■ How to complete this task: Every line of the material below, from the top through the line with "f([-22, 12, 41, -22]) = [12, -22]", should be reproduced exactly.

■ Raw data:
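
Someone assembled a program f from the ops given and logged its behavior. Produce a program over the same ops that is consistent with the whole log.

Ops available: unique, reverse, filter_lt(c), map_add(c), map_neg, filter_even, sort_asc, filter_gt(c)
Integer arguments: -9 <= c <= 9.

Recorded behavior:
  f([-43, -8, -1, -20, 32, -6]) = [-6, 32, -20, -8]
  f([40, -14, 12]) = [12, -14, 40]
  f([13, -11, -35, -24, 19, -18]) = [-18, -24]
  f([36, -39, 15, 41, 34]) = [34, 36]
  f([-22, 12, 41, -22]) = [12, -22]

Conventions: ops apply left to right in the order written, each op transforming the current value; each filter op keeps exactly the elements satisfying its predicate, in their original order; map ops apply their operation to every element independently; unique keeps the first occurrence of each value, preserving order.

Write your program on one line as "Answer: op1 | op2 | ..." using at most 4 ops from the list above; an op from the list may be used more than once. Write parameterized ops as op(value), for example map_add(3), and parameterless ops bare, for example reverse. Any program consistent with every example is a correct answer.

unique | filter_even | reverse

Check, running the answer program on each example:
  [-43, -8, -1, -20, 32, -6] -> [-43, -8, -1, -20, 32, -6] -> [-8, -20, 32, -6] -> [-6, 32, -20, -8]
  [40, -14, 12] -> [40, -14, 12] -> [40, -14, 12] -> [12, -14, 40]
  [13, -11, -35, -24, 19, -18] -> [13, -11, -35, -24, 19, -18] -> [-24, -18] -> [-18, -24]
  [36, -39, 15, 41, 34] -> [36, -39, 15, 41, 34] -> [36, 34] -> [34, 36]
  [-22, 12, 41, -22] -> [-22, 12, 41] -> [-22, 12] -> [12, -22]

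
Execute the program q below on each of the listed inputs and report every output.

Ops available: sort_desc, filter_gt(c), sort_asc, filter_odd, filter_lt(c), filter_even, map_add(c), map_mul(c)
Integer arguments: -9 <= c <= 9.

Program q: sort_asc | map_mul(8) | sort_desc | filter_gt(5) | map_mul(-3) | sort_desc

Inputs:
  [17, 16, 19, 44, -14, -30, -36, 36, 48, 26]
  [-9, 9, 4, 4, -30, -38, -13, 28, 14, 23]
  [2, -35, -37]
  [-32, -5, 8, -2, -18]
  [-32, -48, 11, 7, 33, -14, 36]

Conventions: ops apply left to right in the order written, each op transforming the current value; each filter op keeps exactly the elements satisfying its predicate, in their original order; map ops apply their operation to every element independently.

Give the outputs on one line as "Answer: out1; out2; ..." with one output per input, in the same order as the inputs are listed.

Execution, op by op:
  [17, 16, 19, 44, -14, -30, -36, 36, 48, 26] -> [-36, -30, -14, 16, 17, 19, 26, 36, 44, 48] -> [-288, -240, -112, 128, 136, 152, 208, 288, 352, 384] -> [384, 352, 288, 208, 152, 136, 128, -112, -240, -288] -> [384, 352, 288, 208, 152, 136, 128] -> [-1152, -1056, -864, -624, -456, -408, -384] -> [-384, -408, -456, -624, -864, -1056, -1152]
  [-9, 9, 4, 4, -30, -38, -13, 28, 14, 23] -> [-38, -30, -13, -9, 4, 4, 9, 14, 23, 28] -> [-304, -240, -104, -72, 32, 32, 72, 112, 184, 224] -> [224, 184, 112, 72, 32, 32, -72, -104, -240, -304] -> [224, 184, 112, 72, 32, 32] -> [-672, -552, -336, -216, -96, -96] -> [-96, -96, -216, -336, -552, -672]
  [2, -35, -37] -> [-37, -35, 2] -> [-296, -280, 16] -> [16, -280, -296] -> [16] -> [-48] -> [-48]
  [-32, -5, 8, -2, -18] -> [-32, -18, -5, -2, 8] -> [-256, -144, -40, -16, 64] -> [64, -16, -40, -144, -256] -> [64] -> [-192] -> [-192]
  [-32, -48, 11, 7, 33, -14, 36] -> [-48, -32, -14, 7, 11, 33, 36] -> [-384, -256, -112, 56, 88, 264, 288] -> [288, 264, 88, 56, -112, -256, -384] -> [288, 264, 88, 56] -> [-864, -792, -264, -168] -> [-168, -264, -792, -864]

[-384, -408, -456, -624, -864, -1056, -1152]; [-96, -96, -216, -336, -552, -672]; [-48]; [-192]; [-168, -264, -792, -864]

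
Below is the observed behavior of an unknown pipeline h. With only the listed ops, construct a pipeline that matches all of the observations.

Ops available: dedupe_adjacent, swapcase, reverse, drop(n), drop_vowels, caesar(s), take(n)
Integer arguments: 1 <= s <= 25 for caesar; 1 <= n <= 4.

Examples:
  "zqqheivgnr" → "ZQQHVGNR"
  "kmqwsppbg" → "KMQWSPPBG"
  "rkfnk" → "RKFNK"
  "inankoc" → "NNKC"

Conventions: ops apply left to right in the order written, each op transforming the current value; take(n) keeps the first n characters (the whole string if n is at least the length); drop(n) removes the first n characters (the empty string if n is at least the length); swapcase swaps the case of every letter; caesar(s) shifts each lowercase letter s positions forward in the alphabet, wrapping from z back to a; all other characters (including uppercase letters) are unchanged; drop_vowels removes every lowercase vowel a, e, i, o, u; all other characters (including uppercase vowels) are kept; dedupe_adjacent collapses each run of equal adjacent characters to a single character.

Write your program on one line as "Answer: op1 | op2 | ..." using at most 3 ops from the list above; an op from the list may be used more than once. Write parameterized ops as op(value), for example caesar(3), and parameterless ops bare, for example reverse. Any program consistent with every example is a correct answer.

drop_vowels | swapcase

Check, running the answer program on each example:
  "zqqheivgnr" -> "zqqhvgnr" -> "ZQQHVGNR"
  "kmqwsppbg" -> "kmqwsppbg" -> "KMQWSPPBG"
  "rkfnk" -> "rkfnk" -> "RKFNK"
  "inankoc" -> "nnkc" -> "NNKC"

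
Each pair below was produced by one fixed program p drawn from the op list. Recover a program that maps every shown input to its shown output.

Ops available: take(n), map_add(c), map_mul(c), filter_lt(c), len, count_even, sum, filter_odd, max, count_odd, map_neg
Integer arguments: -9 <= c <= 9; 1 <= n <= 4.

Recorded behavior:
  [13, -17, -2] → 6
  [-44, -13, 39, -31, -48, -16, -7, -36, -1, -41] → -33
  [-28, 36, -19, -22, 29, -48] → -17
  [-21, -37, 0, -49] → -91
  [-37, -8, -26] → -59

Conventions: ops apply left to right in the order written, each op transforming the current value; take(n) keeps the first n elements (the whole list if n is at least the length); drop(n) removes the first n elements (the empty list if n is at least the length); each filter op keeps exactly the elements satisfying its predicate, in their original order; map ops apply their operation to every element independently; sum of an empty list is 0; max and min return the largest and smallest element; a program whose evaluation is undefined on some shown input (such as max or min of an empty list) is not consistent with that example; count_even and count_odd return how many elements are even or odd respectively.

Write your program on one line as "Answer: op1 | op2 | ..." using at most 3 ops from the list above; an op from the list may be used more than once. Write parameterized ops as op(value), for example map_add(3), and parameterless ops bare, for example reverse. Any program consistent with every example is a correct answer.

map_add(4) | take(4) | sum

Check, running the answer program on each example:
  [13, -17, -2] -> [17, -13, 2] -> [17, -13, 2] -> 6
  [-44, -13, 39, -31, -48, -16, -7, -36, -1, -41] -> [-40, -9, 43, -27, -44, -12, -3, -32, 3, -37] -> [-40, -9, 43, -27] -> -33
  [-28, 36, -19, -22, 29, -48] -> [-24, 40, -15, -18, 33, -44] -> [-24, 40, -15, -18] -> -17
  [-21, -37, 0, -49] -> [-17, -33, 4, -45] -> [-17, -33, 4, -45] -> -91
  [-37, -8, -26] -> [-33, -4, -22] -> [-33, -4, -22] -> -59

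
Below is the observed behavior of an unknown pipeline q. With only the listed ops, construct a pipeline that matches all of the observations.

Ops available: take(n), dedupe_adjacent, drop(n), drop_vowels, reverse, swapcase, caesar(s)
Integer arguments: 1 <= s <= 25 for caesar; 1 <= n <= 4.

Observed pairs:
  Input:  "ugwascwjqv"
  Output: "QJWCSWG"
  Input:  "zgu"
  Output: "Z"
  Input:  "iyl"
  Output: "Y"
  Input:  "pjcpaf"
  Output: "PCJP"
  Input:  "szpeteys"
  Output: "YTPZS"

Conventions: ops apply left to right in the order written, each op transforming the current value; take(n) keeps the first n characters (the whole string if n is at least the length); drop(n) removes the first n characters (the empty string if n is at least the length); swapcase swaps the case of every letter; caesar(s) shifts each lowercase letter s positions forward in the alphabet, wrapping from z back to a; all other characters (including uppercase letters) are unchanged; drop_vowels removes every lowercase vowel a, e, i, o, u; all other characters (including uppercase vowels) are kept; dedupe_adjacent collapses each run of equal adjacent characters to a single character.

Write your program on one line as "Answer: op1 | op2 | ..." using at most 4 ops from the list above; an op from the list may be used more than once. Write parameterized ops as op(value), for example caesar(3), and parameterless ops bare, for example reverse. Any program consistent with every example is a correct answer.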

■ Response:
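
Someone assembled a program f from the ops given and logged its behavior. Produce a program over the same ops that is consistent with the whole log.

Ops available: unique, reverse, filter_lt(c), map_add(c), map_neg, filter_even, sort_asc, filter_gt(c)
Integer arguments: -9 <= c <= 9.

Recorded behavior:
  f([-43, -8, -1, -20, 32, -6]) = [-6, 32, -20, -8]
  f([40, -14, 12]) = [12, -14, 40]
  f([13, -11, -35, -24, 19, -18]) = [-18, -24]
  f([36, -39, 15, 41, 34]) = [34, 36]
  f([-22, 12, 41, -22]) = [12, -22]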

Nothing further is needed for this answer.